### Instructions for the task
What is needed is each line of the data below that holds the string "parallel".

<<<<

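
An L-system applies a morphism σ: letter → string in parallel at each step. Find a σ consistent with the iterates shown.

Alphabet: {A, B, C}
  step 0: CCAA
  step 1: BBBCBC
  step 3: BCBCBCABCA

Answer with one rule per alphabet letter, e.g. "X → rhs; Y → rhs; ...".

A->BC, B->A, C->B

  step 0 ⇒ step 1: CCAA ⇒ B·B·BC·BC
    A ↦ BC
    C ↦ B
    B ↦ A  (constrained at step 1)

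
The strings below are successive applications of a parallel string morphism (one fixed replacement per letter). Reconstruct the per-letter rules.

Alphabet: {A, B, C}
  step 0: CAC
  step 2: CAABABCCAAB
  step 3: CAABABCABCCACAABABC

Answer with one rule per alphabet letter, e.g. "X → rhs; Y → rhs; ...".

  step 2 ⇒ step 3: CAABABCCAAB ⇒ CA·AB·AB·C·AB·C·CA·CA·AB·AB·C
    A ↦ AB
    B ↦ C
    C ↦ CA

A->AB, B->C, C->CA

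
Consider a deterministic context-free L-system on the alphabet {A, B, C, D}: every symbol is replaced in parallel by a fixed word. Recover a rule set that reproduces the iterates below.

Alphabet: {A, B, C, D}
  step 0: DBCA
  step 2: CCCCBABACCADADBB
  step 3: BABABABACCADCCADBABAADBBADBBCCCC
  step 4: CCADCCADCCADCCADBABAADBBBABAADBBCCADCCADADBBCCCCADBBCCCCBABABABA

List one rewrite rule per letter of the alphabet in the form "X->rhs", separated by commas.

  step 3 ⇒ step 4: BABABABACCADCCADBABAADBBADBBCCCC ⇒ CC·AD·CC·AD·CC·AD·CC·AD·BA·BA·AD·BB·BA·BA·AD·BB·CC·AD·CC·AD·AD·BB·CC·CC·AD·BB·CC·CC·BA·BA·BA·BA
    A ↦ AD
    B ↦ CC
    C ↦ BA
    D ↦ BB

A->AD, B->CC, C->BA, D->BB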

>>>>

### Exercise answer
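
An L-system applies a morphism σ: letter → string in parallel at each step. Find a σ consistent with the iterates shown.
The strings below are successive applications of a parallel string morphism (one fixed replacement per letter). Reconstruct the per-letter rules.
Consider a deterministic context-free L-system on the alphabet {A, B, C, D}: every symbol is replaced in parallel by a fixed word. Recover a rule set that reproduces the iterates below.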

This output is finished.